*** INPUT FOR THIS TASK ***

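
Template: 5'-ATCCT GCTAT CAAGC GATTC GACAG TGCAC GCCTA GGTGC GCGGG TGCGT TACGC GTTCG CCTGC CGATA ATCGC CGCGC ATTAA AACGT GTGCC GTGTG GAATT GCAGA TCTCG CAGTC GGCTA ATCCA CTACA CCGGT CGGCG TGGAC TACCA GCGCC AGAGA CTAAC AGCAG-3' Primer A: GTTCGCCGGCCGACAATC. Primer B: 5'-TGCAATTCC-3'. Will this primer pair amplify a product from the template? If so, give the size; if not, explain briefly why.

No product — primer A has no binding site in the template.

Primer A (GTTCGCCGGCCGACAATC) does not match the top strand, and its reverse complement GATTGTCGGCCGGCGAAC does not match either.
With no annealing site for primer A, no amplification occurs.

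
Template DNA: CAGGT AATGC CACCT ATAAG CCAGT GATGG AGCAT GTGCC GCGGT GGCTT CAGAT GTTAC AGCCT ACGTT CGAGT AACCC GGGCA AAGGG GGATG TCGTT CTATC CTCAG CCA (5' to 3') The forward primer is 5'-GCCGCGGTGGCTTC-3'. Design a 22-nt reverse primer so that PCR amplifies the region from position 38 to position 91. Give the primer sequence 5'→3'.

5'-CCCCTTTGCCCGGGTTACTCGA-3'

The product's 3' end on the top strand is position 91.
The reverse primer anneals to the top strand over positions 70–91, i.e. to TCGAGTAACCCGGGCAAAGGGG.
Its sequence written 5'→3' is the reverse complement: CCCCTTTGCCCGGGTTACTCGA.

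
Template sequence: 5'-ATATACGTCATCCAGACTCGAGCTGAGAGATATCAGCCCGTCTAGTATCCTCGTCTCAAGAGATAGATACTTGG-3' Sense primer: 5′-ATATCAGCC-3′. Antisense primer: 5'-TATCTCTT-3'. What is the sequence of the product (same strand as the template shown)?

The forward primer matches the template at positions 30–38.
Reverse complement of the reverse primer: AAGAGATA. This occurs on the top strand at positions 58–65.
The product is the template from position 30 through 65 (36 bp).

5'-ATATCAGCCCGTCTAGTATCCTCGTCTCAAGAGATA-3'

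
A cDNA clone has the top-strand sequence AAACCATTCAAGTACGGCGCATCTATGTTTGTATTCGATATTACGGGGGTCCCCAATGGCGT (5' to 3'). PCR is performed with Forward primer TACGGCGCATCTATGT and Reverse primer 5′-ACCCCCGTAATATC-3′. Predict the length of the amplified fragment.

38 bp

Forward primer TACGGCGCATCTATGT is found on the top strand at positions 13–28.
Taking the reverse complement of ACCCCCGTAATATC gives GATATTACGGGGGT, found at positions 37–50 on the template; the primer anneals here to the top strand with its 3' end pointing upstream.
The product runs from position 13 to position 50, so its length is 50 − 13 + 1 = 38 bp.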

***

PROMPT.
Having read the records above, print them out again exactly.

SOLUTION.
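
Template: 5'-ATCCT GCTAT CAAGC GATTC GACAG TGCAC GCCTA GGTGC GCGGG TGCGT TACGC GTTCG CCTGC CGATA ATCGC CGCGC ATTAA AACGT GTGCC GTGTG GAATT GCAGA TCTCG CAGTC GGCTA ATCCA CTACA CCGGT CGGCG TGGAC TACCA GCGCC AGAGA CTAAC AGCAG-3' Primer A: GTTCGCCGGCCGACAATC. Primer B: 5'-TGCAATTCC-3'. Will this primer pair amplify a product from the template? If so, give the size; if not, explain briefly why.

No product — primer A has no binding site in the template.

Primer A (GTTCGCCGGCCGACAATC) does not match the top strand, and its reverse complement GATTGTCGGCCGGCGAAC does not match either.
With no annealing site for primer A, no amplification occurs.

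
Template DNA: CAGGT AATGC CACCT ATAAG CCAGT GATGG AGCAT GTGCC GCGGT GGCTT CAGAT GTTAC AGCCT ACGTT CGAGT AACCC GGGCA AAGGG GGATG TCGTT CTATC CTCAG CCA (5' to 3') The forward primer is 5'-GCCGCGGTGGCTTC-3'. Design a 22-nt reverse primer so that PCR amplifies the region from position 38 to position 91. Give the primer sequence 5'→3'.

5'-CCCCTTTGCCCGGGTTACTCGA-3'

The product's 3' end on the top strand is position 91.
The reverse primer anneals to the top strand over positions 70–91, i.e. to TCGAGTAACCCGGGCAAAGGGG.
Its sequence written 5'→3' is the reverse complement: CCCCTTTGCCCGGGTTACTCGA.

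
Template sequence: 5'-ATATACGTCATCCAGACTCGAGCTGAGAGATATCAGCCCGTCTAGTATCCTCGTCTCAAGAGATAGATACTTGG-3' Sense primer: 5′-ATATCAGCC-3′. Antisense primer: 5'-TATCTCTT-3'. What is the sequence of the product (same strand as the template shown)?

The forward primer matches the template at positions 30–38.
Reverse complement of the reverse primer: AAGAGATA. This occurs on the top strand at positions 58–65.
The product is the template from position 30 through 65 (36 bp).

5'-ATATCAGCCCGTCTAGTATCCTCGTCTCAAGAGATA-3'

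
A cDNA clone has the top-strand sequence AAACCATTCAAGTACGGCGCATCTATGTTTGTATTCGATATTACGGGGGTCCCCAATGGCGT (5' to 3'). PCR is performed with Forward primer TACGGCGCATCTATGT and Reverse primer 5′-ACCCCCGTAATATC-3′. Predict the length of the amplified fragment.

38 bp

Forward primer TACGGCGCATCTATGT is found on the top strand at positions 13–28.
Taking the reverse complement of ACCCCCGTAATATC gives GATATTACGGGGGT, found at positions 37–50 on the template; the primer anneals here to the top strand with its 3' end pointing upstream.
The product runs from position 13 to position 50, so its length is 50 − 13 + 1 = 38 bp.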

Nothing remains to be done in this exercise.